## Extracted entries
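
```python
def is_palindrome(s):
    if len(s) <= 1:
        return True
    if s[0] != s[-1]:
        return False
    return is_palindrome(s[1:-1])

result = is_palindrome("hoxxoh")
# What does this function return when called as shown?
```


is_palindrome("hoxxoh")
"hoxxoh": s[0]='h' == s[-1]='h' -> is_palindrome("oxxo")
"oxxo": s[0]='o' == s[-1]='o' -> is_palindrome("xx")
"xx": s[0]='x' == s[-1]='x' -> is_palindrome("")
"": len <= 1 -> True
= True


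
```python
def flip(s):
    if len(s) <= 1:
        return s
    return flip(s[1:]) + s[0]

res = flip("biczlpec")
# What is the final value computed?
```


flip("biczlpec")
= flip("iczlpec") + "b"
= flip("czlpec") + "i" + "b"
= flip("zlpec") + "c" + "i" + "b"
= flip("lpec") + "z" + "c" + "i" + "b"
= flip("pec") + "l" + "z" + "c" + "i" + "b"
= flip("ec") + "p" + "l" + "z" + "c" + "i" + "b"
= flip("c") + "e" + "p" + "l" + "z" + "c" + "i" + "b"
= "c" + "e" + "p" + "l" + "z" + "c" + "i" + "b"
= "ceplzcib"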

==

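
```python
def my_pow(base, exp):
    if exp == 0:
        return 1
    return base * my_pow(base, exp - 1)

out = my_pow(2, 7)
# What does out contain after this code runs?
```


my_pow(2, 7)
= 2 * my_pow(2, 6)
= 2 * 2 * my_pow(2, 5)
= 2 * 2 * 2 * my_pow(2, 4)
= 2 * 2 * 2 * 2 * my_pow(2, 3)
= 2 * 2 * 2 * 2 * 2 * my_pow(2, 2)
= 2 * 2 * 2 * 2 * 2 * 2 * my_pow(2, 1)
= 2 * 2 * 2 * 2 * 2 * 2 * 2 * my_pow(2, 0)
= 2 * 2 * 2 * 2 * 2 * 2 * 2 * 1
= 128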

...

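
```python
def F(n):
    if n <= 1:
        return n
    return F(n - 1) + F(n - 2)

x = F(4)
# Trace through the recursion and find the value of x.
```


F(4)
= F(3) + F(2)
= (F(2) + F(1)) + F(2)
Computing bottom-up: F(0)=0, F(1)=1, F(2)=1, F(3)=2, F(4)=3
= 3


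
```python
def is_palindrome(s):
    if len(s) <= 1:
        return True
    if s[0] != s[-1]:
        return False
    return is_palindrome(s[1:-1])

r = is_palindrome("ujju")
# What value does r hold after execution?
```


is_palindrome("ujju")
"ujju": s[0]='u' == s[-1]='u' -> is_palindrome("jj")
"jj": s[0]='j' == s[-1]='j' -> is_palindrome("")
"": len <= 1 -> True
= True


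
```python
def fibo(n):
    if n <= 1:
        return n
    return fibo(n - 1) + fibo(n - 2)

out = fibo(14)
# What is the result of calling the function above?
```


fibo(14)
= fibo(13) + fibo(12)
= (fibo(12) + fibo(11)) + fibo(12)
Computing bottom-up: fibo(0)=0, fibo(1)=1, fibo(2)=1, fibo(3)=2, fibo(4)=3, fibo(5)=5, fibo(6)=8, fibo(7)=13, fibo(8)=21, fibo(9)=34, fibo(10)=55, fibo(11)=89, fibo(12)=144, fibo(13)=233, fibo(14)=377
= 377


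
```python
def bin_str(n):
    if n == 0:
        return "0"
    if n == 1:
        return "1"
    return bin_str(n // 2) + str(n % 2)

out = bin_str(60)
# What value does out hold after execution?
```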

## Work item
Copy out each line of the listing where the string "this" appears.

## Result of the task
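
# What does this function return when called as shown?
# What does out contain after this code runs?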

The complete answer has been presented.